#### Task to carry out:
Note each line in the data below that holds "teeth", and copy it.

#### Records for this task:
********

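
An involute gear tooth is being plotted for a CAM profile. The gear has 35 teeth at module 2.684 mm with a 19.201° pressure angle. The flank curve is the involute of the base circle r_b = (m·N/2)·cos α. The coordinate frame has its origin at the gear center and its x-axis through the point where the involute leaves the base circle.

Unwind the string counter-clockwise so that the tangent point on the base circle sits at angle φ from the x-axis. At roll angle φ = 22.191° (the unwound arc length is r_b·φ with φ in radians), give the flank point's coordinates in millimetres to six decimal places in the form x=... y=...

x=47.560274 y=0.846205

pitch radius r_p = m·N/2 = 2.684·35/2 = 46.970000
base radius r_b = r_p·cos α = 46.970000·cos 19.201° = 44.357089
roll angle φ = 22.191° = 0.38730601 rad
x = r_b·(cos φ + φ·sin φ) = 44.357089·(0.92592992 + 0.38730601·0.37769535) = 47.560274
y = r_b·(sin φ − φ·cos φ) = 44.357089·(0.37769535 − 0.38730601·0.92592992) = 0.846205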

********

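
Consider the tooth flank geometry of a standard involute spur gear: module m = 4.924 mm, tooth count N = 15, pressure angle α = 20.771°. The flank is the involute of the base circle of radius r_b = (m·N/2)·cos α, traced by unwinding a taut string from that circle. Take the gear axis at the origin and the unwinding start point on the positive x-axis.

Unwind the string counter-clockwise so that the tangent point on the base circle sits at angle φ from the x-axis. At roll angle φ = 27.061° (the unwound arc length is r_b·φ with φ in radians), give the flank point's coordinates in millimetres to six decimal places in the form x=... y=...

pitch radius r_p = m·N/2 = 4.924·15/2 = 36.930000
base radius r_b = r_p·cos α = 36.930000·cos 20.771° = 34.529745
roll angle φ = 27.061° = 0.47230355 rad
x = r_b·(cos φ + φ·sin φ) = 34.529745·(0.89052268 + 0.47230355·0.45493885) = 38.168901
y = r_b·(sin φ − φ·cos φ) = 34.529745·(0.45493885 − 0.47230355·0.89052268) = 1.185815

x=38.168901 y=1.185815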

********

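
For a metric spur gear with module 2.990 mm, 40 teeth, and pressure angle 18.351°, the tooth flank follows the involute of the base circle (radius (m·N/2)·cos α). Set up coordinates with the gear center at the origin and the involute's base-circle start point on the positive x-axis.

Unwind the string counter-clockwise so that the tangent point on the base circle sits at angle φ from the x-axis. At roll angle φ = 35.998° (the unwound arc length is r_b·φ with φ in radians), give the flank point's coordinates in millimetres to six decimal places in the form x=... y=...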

********

#### Exercise solution:
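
An involute gear tooth is being plotted for a CAM profile. The gear has 35 teeth at module 2.684 mm with a 19.201° pressure angle. The flank curve is the involute of the base circle r_b = (m·N/2)·cos α. The coordinate frame has its origin at the gear center and its x-axis through the point where the involute leaves the base circle.
For a metric spur gear with module 2.990 mm, 40 teeth, and pressure angle 18.351°, the tooth flank follows the involute of the base circle (radius (m·N/2)·cos α). Set up coordinates with the gear center at the origin and the involute's base-circle start point on the positive x-axis.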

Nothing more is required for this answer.